*Task objective*
Print the records below exactly as they appear.

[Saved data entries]
☆ ☆ ☆

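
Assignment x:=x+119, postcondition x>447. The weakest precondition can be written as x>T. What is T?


Formula: wp(x:=E, P) = P[E/x] (substitute E for x in postcondition)
Step 1: Postcondition: x>447
Step 2: Substitute x+119 for x: x+119>447
Step 3: Solve for x: x > 447-119 = 328

328


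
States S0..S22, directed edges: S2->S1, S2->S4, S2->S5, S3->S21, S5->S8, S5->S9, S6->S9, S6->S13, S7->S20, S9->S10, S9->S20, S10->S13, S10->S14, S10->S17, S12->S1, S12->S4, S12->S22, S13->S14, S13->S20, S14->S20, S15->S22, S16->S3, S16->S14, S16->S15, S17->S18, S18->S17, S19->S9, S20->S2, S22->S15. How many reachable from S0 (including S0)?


BFS from S0:
  layer 0: {S0}
Reachable set: {S0}
Count = 1

1


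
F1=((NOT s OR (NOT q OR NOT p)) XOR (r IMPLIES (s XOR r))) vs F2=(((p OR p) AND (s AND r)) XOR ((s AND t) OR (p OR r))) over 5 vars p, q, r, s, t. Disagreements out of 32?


F1 = ((NOT s OR (NOT q OR NOT p)) XOR (r IMPLIES (s XOR r)))
F2 = (((p OR p) AND (s AND r)) XOR ((s AND t) OR (p OR r)))
Evaluate both on each of 32 rows (bits = p,q,r,s,t):
  row 0 [00000]: F1=0 F2=0 -> 0
  row 1 [00001]: F1=0 F2=0 -> 0
  row 2 [00010]: F1=0 F2=0 -> 0
  row 3 [00011]: F1=0 F2=1 (differ) -> 1
  row 4 [00100]: F1=0 F2=1 (differ) -> 1
  row 5 [00101]: F1=0 F2=1 (differ) -> 1
  row 6 [00110]: F1=1 F2=1 -> 0
  row 7 [00111]: F1=1 F2=1 -> 0
  row 8 [01000]: F1=0 F2=0 -> 0
  row 9 [01001]: F1=0 F2=0 -> 0
  row 10 [01010]: F1=0 F2=0 -> 0
  row 11 [01011]: F1=0 F2=1 (differ) -> 1
  row 12 [01100]: F1=0 F2=1 (differ) -> 1
  row 13 [01101]: F1=0 F2=1 (differ) -> 1
  row 14 [01110]: F1=1 F2=1 -> 0
  row 15 [01111]: F1=1 F2=1 -> 0
  row 16 [10000]: F1=0 F2=1 (differ) -> 1
  row 17 [10001]: F1=0 F2=1 (differ) -> 1
  row 18 [10010]: F1=0 F2=1 (differ) -> 1
  row 19 [10011]: F1=0 F2=1 (differ) -> 1
  row 20 [10100]: F1=0 F2=1 (differ) -> 1
  row 21 [10101]: F1=0 F2=1 (differ) -> 1
  row 22 [10110]: F1=1 F2=0 (differ) -> 1
  row 23 [10111]: F1=1 F2=0 (differ) -> 1
  row 24 [11000]: F1=0 F2=1 (differ) -> 1
  row 25 [11001]: F1=0 F2=1 (differ) -> 1
  row 26 [11010]: F1=1 F2=1 -> 0
  row 27 [11011]: F1=1 F2=1 -> 0
  row 28 [11100]: F1=0 F2=1 (differ) -> 1
  row 29 [11101]: F1=0 F2=1 (differ) -> 1
  row 30 [11110]: F1=0 F2=0 -> 0
  row 31 [11111]: F1=0 F2=0 -> 0
Full result column, 8 rows per line (p,q fixed per line; r,s,t runs 000..111 left to right):
  rows 0-7 [p,q=00]: 00011100  (ones: 3)
  rows 8-15 [p,q=01]: 00011100  (ones: 3)
  rows 16-23 [p,q=10]: 11111111  (ones: 8)
  rows 24-31 [p,q=11]: 11001100  (ones: 4)
Disagreements = 3+3+8+4 = 18

18


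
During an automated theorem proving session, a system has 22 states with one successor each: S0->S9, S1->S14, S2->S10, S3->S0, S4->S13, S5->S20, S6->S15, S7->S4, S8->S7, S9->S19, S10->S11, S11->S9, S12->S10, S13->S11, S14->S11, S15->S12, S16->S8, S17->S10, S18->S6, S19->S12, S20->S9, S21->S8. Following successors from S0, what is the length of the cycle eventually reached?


Trace from S0 until a state repeats:
  S0 -> S9 -> S19 -> S12 -> S10 -> S11 -> S9
S9 first seen at step 1, revisited at step 6.
Cycle length = 6 - 1 = 5

5


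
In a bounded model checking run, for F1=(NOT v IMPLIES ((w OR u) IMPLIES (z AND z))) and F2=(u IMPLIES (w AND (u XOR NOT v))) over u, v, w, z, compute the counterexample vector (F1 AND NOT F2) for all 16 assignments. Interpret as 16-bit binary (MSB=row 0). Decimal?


F1 = (NOT v IMPLIES ((w OR u) IMPLIES (z AND z)))
F2 = (u IMPLIES (w AND (u XOR NOT v)))
Counterexample to F1=>F2 is where F1=1 and F2=0.
Evaluate each row (bits = u,v,w,z, MSB first):
  row 0 [0000]: F1=1 F2=1 -> F1&~F2 -> 0
  row 1 [0001]: F1=1 F2=1 -> F1&~F2 -> 0
  row 2 [0010]: F1=0 F2=1 -> F1&~F2 -> 0
  row 3 [0011]: F1=1 F2=1 -> F1&~F2 -> 0
  row 4 [0100]: F1=1 F2=1 -> F1&~F2 -> 0
  row 5 [0101]: F1=1 F2=1 -> F1&~F2 -> 0
  row 6 [0110]: F1=1 F2=1 -> F1&~F2 -> 0
  row 7 [0111]: F1=1 F2=1 -> F1&~F2 -> 0
  row 8 [1000]: F1=0 F2=0 -> F1&~F2 -> 0
  row 9 [1001]: F1=1 F2=0 -> F1&~F2 -> 1
  row 10 [1010]: F1=0 F2=0 -> F1&~F2 -> 0
  row 11 [1011]: F1=1 F2=0 -> F1&~F2 -> 1
  row 12 [1100]: F1=1 F2=0 -> F1&~F2 -> 1
  row 13 [1101]: F1=1 F2=0 -> F1&~F2 -> 1
  row 14 [1110]: F1=1 F2=1 -> F1&~F2 -> 0
  row 15 [1111]: F1=1 F2=1 -> F1&~F2 -> 0
Full result column, 4 rows per line (u,v fixed per line; w,z runs 00..11 left to right):
  rows 0-3 [u,v=00]: 0000  = hex 0
  rows 4-7 [u,v=01]: 0000  = hex 0
  rows 8-11 [u,v=10]: 0101  = hex 5
  rows 12-15 [u,v=11]: 1100  = hex C
Counterexample vector (row 0 .. row 15) = 0000000001011100
Output column grouped in 4s = 0000 0000 0101 1100 = 0x005C
Convert to decimal digit by digit (value = value*16 + digit):
  0 -> 0
  0*16 + 0 = 0
  0*16 + 5 = 5
  5*16 + 12 (C) = 92
Decimal = 92

92


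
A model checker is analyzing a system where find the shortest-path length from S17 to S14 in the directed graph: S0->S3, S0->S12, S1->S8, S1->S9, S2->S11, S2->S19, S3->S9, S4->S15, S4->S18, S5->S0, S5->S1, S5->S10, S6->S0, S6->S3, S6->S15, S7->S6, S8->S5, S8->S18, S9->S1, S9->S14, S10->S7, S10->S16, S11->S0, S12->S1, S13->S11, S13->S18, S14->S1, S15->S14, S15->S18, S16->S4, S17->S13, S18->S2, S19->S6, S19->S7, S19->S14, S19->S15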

☆ ☆ ☆

*Result for this task*
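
Assignment x:=x+119, postcondition x>447. The weakest precondition can be written as x>T. What is T?


Formula: wp(x:=E, P) = P[E/x] (substitute E for x in postcondition)
Step 1: Postcondition: x>447
Step 2: Substitute x+119 for x: x+119>447
Step 3: Solve for x: x > 447-119 = 328

328


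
States S0..S22, directed edges: S2->S1, S2->S4, S2->S5, S3->S21, S5->S8, S5->S9, S6->S9, S6->S13, S7->S20, S9->S10, S9->S20, S10->S13, S10->S14, S10->S17, S12->S1, S12->S4, S12->S22, S13->S14, S13->S20, S14->S20, S15->S22, S16->S3, S16->S14, S16->S15, S17->S18, S18->S17, S19->S9, S20->S2, S22->S15. How many reachable from S0 (including S0)?


BFS from S0:
  layer 0: {S0}
Reachable set: {S0}
Count = 1

1


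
F1=((NOT s OR (NOT q OR NOT p)) XOR (r IMPLIES (s XOR r))) vs F2=(((p OR p) AND (s AND r)) XOR ((s AND t) OR (p OR r))) over 5 vars p, q, r, s, t. Disagreements out of 32?


F1 = ((NOT s OR (NOT q OR NOT p)) XOR (r IMPLIES (s XOR r)))
F2 = (((p OR p) AND (s AND r)) XOR ((s AND t) OR (p OR r)))
Evaluate both on each of 32 rows (bits = p,q,r,s,t):
  row 0 [00000]: F1=0 F2=0 -> 0
  row 1 [00001]: F1=0 F2=0 -> 0
  row 2 [00010]: F1=0 F2=0 -> 0
  row 3 [00011]: F1=0 F2=1 (differ) -> 1
  row 4 [00100]: F1=0 F2=1 (differ) -> 1
  row 5 [00101]: F1=0 F2=1 (differ) -> 1
  row 6 [00110]: F1=1 F2=1 -> 0
  row 7 [00111]: F1=1 F2=1 -> 0
  row 8 [01000]: F1=0 F2=0 -> 0
  row 9 [01001]: F1=0 F2=0 -> 0
  row 10 [01010]: F1=0 F2=0 -> 0
  row 11 [01011]: F1=0 F2=1 (differ) -> 1
  row 12 [01100]: F1=0 F2=1 (differ) -> 1
  row 13 [01101]: F1=0 F2=1 (differ) -> 1
  row 14 [01110]: F1=1 F2=1 -> 0
  row 15 [01111]: F1=1 F2=1 -> 0
  row 16 [10000]: F1=0 F2=1 (differ) -> 1
  row 17 [10001]: F1=0 F2=1 (differ) -> 1
  row 18 [10010]: F1=0 F2=1 (differ) -> 1
  row 19 [10011]: F1=0 F2=1 (differ) -> 1
  row 20 [10100]: F1=0 F2=1 (differ) -> 1
  row 21 [10101]: F1=0 F2=1 (differ) -> 1
  row 22 [10110]: F1=1 F2=0 (differ) -> 1
  row 23 [10111]: F1=1 F2=0 (differ) -> 1
  row 24 [11000]: F1=0 F2=1 (differ) -> 1
  row 25 [11001]: F1=0 F2=1 (differ) -> 1
  row 26 [11010]: F1=1 F2=1 -> 0
  row 27 [11011]: F1=1 F2=1 -> 0
  row 28 [11100]: F1=0 F2=1 (differ) -> 1
  row 29 [11101]: F1=0 F2=1 (differ) -> 1
  row 30 [11110]: F1=0 F2=0 -> 0
  row 31 [11111]: F1=0 F2=0 -> 0
Full result column, 8 rows per line (p,q fixed per line; r,s,t runs 000..111 left to right):
  rows 0-7 [p,q=00]: 00011100  (ones: 3)
  rows 8-15 [p,q=01]: 00011100  (ones: 3)
  rows 16-23 [p,q=10]: 11111111  (ones: 8)
  rows 24-31 [p,q=11]: 11001100  (ones: 4)
Disagreements = 3+3+8+4 = 18

18


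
During an automated theorem proving session, a system has 22 states with one successor each: S0->S9, S1->S14, S2->S10, S3->S0, S4->S13, S5->S20, S6->S15, S7->S4, S8->S7, S9->S19, S10->S11, S11->S9, S12->S10, S13->S11, S14->S11, S15->S12, S16->S8, S17->S10, S18->S6, S19->S12, S20->S9, S21->S8. Following successors from S0, what is the length of the cycle eventually reached?


Trace from S0 until a state repeats:
  S0 -> S9 -> S19 -> S12 -> S10 -> S11 -> S9
S9 first seen at step 1, revisited at step 6.
Cycle length = 6 - 1 = 5

5


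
In a bounded model checking run, for F1=(NOT v IMPLIES ((w OR u) IMPLIES (z AND z))) and F2=(u IMPLIES (w AND (u XOR NOT v))) over u, v, w, z, compute the counterexample vector (F1 AND NOT F2) for all 16 assignments. Interpret as 16-bit binary (MSB=row 0). Decimal?


F1 = (NOT v IMPLIES ((w OR u) IMPLIES (z AND z)))
F2 = (u IMPLIES (w AND (u XOR NOT v)))
Counterexample to F1=>F2 is where F1=1 and F2=0.
Evaluate each row (bits = u,v,w,z, MSB first):
  row 0 [0000]: F1=1 F2=1 -> F1&~F2 -> 0
  row 1 [0001]: F1=1 F2=1 -> F1&~F2 -> 0
  row 2 [0010]: F1=0 F2=1 -> F1&~F2 -> 0
  row 3 [0011]: F1=1 F2=1 -> F1&~F2 -> 0
  row 4 [0100]: F1=1 F2=1 -> F1&~F2 -> 0
  row 5 [0101]: F1=1 F2=1 -> F1&~F2 -> 0
  row 6 [0110]: F1=1 F2=1 -> F1&~F2 -> 0
  row 7 [0111]: F1=1 F2=1 -> F1&~F2 -> 0
  row 8 [1000]: F1=0 F2=0 -> F1&~F2 -> 0
  row 9 [1001]: F1=1 F2=0 -> F1&~F2 -> 1
  row 10 [1010]: F1=0 F2=0 -> F1&~F2 -> 0
  row 11 [1011]: F1=1 F2=0 -> F1&~F2 -> 1
  row 12 [1100]: F1=1 F2=0 -> F1&~F2 -> 1
  row 13 [1101]: F1=1 F2=0 -> F1&~F2 -> 1
  row 14 [1110]: F1=1 F2=1 -> F1&~F2 -> 0
  row 15 [1111]: F1=1 F2=1 -> F1&~F2 -> 0
Full result column, 4 rows per line (u,v fixed per line; w,z runs 00..11 left to right):
  rows 0-3 [u,v=00]: 0000  = hex 0
  rows 4-7 [u,v=01]: 0000  = hex 0
  rows 8-11 [u,v=10]: 0101  = hex 5
  rows 12-15 [u,v=11]: 1100  = hex C
Counterexample vector (row 0 .. row 15) = 0000000001011100
Output column grouped in 4s = 0000 0000 0101 1100 = 0x005C
Convert to decimal digit by digit (value = value*16 + digit):
  0 -> 0
  0*16 + 0 = 0
  0*16 + 5 = 5
  5*16 + 12 (C) = 92
Decimal = 92

92


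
A model checker is analyzing a system where find the shortest-path length from S17 to S14 in the directed graph: S0->S3, S0->S12, S1->S8, S1->S9, S2->S11, S2->S19, S3->S9, S4->S15, S4->S18, S5->S0, S5->S1, S5->S10, S6->S0, S6->S3, S6->S15, S7->S6, S8->S5, S8->S18, S9->S1, S9->S14, S10->S7, S10->S16, S11->S0, S12->S1, S13->S11, S13->S18, S14->S1, S15->S14, S15->S18, S16->S4, S17->S13, S18->S2, S19->S6, S19->S7, S19->S14, S19->S15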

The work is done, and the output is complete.